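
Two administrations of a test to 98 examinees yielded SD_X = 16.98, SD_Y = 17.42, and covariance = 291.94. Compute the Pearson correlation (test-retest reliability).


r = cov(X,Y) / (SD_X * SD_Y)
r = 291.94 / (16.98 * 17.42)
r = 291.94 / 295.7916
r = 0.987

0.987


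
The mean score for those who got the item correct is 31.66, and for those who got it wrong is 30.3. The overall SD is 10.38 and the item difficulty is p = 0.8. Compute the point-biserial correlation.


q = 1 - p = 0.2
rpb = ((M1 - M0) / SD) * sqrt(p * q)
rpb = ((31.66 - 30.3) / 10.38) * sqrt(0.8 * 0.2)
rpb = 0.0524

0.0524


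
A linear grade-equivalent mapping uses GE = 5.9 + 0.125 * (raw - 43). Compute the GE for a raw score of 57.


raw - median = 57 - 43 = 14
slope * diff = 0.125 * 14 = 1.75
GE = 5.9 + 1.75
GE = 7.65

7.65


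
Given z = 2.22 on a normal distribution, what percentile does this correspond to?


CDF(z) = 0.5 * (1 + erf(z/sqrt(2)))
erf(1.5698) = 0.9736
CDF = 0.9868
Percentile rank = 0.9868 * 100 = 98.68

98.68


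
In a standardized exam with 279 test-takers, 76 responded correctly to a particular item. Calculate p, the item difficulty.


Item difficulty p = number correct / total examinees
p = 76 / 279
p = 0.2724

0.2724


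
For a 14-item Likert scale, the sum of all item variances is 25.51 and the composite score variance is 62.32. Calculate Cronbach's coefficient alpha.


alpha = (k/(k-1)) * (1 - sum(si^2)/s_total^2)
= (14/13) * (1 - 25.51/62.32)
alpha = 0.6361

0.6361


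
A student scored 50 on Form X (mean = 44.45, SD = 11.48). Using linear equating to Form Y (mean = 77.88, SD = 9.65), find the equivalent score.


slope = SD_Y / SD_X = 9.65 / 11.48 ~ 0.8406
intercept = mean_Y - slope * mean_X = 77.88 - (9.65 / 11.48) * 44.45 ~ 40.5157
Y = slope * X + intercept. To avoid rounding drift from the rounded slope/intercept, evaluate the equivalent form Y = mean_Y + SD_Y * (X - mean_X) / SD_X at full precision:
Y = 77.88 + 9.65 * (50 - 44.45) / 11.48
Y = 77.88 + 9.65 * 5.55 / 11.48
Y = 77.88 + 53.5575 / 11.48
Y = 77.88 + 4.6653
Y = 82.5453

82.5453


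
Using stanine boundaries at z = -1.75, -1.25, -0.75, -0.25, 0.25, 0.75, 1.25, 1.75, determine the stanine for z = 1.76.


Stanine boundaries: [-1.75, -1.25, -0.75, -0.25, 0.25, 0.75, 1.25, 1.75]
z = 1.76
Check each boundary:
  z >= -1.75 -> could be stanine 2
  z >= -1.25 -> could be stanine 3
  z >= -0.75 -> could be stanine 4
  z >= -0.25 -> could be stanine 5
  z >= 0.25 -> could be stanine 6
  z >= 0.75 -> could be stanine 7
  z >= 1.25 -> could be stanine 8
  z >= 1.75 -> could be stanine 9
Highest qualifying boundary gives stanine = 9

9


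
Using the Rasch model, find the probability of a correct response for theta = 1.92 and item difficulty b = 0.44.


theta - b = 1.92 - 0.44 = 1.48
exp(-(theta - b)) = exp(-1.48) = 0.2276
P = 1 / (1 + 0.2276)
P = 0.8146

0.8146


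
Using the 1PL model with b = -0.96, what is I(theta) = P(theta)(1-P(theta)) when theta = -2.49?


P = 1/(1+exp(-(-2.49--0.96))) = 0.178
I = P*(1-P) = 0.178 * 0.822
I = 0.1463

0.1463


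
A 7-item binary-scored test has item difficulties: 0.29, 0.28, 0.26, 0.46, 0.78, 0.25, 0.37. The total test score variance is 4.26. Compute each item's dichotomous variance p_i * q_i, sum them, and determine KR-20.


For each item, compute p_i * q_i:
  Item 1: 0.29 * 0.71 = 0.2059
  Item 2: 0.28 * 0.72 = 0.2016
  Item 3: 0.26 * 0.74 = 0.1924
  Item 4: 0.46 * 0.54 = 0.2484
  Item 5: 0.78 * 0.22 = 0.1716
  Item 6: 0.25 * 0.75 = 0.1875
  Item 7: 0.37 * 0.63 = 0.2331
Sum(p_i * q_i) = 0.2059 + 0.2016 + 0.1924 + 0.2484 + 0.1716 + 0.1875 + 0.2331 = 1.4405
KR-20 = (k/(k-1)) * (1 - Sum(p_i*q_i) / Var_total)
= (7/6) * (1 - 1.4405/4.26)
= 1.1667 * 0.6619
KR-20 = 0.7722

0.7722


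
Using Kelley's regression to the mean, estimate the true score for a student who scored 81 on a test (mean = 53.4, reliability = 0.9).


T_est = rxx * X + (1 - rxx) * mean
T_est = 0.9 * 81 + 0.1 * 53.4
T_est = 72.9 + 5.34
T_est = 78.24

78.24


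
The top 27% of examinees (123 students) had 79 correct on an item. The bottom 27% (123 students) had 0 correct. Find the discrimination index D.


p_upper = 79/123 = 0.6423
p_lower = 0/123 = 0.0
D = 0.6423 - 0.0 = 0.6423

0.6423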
-*-
* Aim of the task *
Reproduce the material above precisely, omitting nothing.

* Task output *
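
Two administrations of a test to 98 examinees yielded SD_X = 16.98, SD_Y = 17.42, and covariance = 291.94. Compute the Pearson correlation (test-retest reliability).


r = cov(X,Y) / (SD_X * SD_Y)
r = 291.94 / (16.98 * 17.42)
r = 291.94 / 295.7916
r = 0.987

0.987


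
The mean score for those who got the item correct is 31.66, and for those who got it wrong is 30.3. The overall SD is 10.38 and the item difficulty is p = 0.8. Compute the point-biserial correlation.


q = 1 - p = 0.2
rpb = ((M1 - M0) / SD) * sqrt(p * q)
rpb = ((31.66 - 30.3) / 10.38) * sqrt(0.8 * 0.2)
rpb = 0.0524

0.0524


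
A linear grade-equivalent mapping uses GE = 5.9 + 0.125 * (raw - 43). Compute the GE for a raw score of 57.


raw - median = 57 - 43 = 14
slope * diff = 0.125 * 14 = 1.75
GE = 5.9 + 1.75
GE = 7.65

7.65


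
Given z = 2.22 on a normal distribution, what percentile does this correspond to?


CDF(z) = 0.5 * (1 + erf(z/sqrt(2)))
erf(1.5698) = 0.9736
CDF = 0.9868
Percentile rank = 0.9868 * 100 = 98.68

98.68


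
In a standardized exam with 279 test-takers, 76 responded correctly to a particular item. Calculate p, the item difficulty.


Item difficulty p = number correct / total examinees
p = 76 / 279
p = 0.2724

0.2724


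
For a 14-item Likert scale, the sum of all item variances is 25.51 and the composite score variance is 62.32. Calculate Cronbach's coefficient alpha.


alpha = (k/(k-1)) * (1 - sum(si^2)/s_total^2)
= (14/13) * (1 - 25.51/62.32)
alpha = 0.6361

0.6361


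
A student scored 50 on Form X (mean = 44.45, SD = 11.48). Using linear equating to Form Y (mean = 77.88, SD = 9.65), find the equivalent score.


slope = SD_Y / SD_X = 9.65 / 11.48 ~ 0.8406
intercept = mean_Y - slope * mean_X = 77.88 - (9.65 / 11.48) * 44.45 ~ 40.5157
Y = slope * X + intercept. To avoid rounding drift from the rounded slope/intercept, evaluate the equivalent form Y = mean_Y + SD_Y * (X - mean_X) / SD_X at full precision:
Y = 77.88 + 9.65 * (50 - 44.45) / 11.48
Y = 77.88 + 9.65 * 5.55 / 11.48
Y = 77.88 + 53.5575 / 11.48
Y = 77.88 + 4.6653
Y = 82.5453

82.5453


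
Using stanine boundaries at z = -1.75, -1.25, -0.75, -0.25, 0.25, 0.75, 1.25, 1.75, determine the stanine for z = 1.76.


Stanine boundaries: [-1.75, -1.25, -0.75, -0.25, 0.25, 0.75, 1.25, 1.75]
z = 1.76
Check each boundary:
  z >= -1.75 -> could be stanine 2
  z >= -1.25 -> could be stanine 3
  z >= -0.75 -> could be stanine 4
  z >= -0.25 -> could be stanine 5
  z >= 0.25 -> could be stanine 6
  z >= 0.75 -> could be stanine 7
  z >= 1.25 -> could be stanine 8
  z >= 1.75 -> could be stanine 9
Highest qualifying boundary gives stanine = 9

9


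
Using the Rasch model, find the probability of a correct response for theta = 1.92 and item difficulty b = 0.44.


theta - b = 1.92 - 0.44 = 1.48
exp(-(theta - b)) = exp(-1.48) = 0.2276
P = 1 / (1 + 0.2276)
P = 0.8146

0.8146


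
Using the 1PL model with b = -0.96, what is I(theta) = P(theta)(1-P(theta)) when theta = -2.49?


P = 1/(1+exp(-(-2.49--0.96))) = 0.178
I = P*(1-P) = 0.178 * 0.822
I = 0.1463

0.1463


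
A 7-item binary-scored test has item difficulties: 0.29, 0.28, 0.26, 0.46, 0.78, 0.25, 0.37. The total test score variance is 4.26. Compute each item's dichotomous variance p_i * q_i, sum them, and determine KR-20.


For each item, compute p_i * q_i:
  Item 1: 0.29 * 0.71 = 0.2059
  Item 2: 0.28 * 0.72 = 0.2016
  Item 3: 0.26 * 0.74 = 0.1924
  Item 4: 0.46 * 0.54 = 0.2484
  Item 5: 0.78 * 0.22 = 0.1716
  Item 6: 0.25 * 0.75 = 0.1875
  Item 7: 0.37 * 0.63 = 0.2331
Sum(p_i * q_i) = 0.2059 + 0.2016 + 0.1924 + 0.2484 + 0.1716 + 0.1875 + 0.2331 = 1.4405
KR-20 = (k/(k-1)) * (1 - Sum(p_i*q_i) / Var_total)
= (7/6) * (1 - 1.4405/4.26)
= 1.1667 * 0.6619
KR-20 = 0.7722

0.7722


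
Using Kelley's regression to the mean, estimate the true score for a student who scored 81 on a test (mean = 53.4, reliability = 0.9).


T_est = rxx * X + (1 - rxx) * mean
T_est = 0.9 * 81 + 0.1 * 53.4
T_est = 72.9 + 5.34
T_est = 78.24

78.24


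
The top 27% of examinees (123 students) had 79 correct on an item. The bottom 27% (123 students) had 0 correct. Find the discrimination index D.


p_upper = 79/123 = 0.6423
p_lower = 0/123 = 0.0
D = 0.6423 - 0.0 = 0.6423

0.6423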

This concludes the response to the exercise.